(Collected data entries)

"""

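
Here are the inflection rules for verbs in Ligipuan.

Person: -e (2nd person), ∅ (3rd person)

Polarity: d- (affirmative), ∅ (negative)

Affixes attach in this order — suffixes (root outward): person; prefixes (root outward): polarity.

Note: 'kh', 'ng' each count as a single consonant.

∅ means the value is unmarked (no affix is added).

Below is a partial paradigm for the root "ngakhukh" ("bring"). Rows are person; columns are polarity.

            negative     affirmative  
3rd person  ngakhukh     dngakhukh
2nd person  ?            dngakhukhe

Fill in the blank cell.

ngakhukhe

polarity = negative: zero marking, form stays ngakhukh.
Attach person 2nd person -e → ngakhukhe.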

"""

• TO DO: Search the data for the string "root" and copy each line where it appears.

• WRITTEN RESPONSE:
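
Affixes attach in this order — suffixes (root outward): person; prefixes (root outward): polarity.
Below is a partial paradigm for the root "ngakhukh" ("bring"). Rows are person; columns are polarity.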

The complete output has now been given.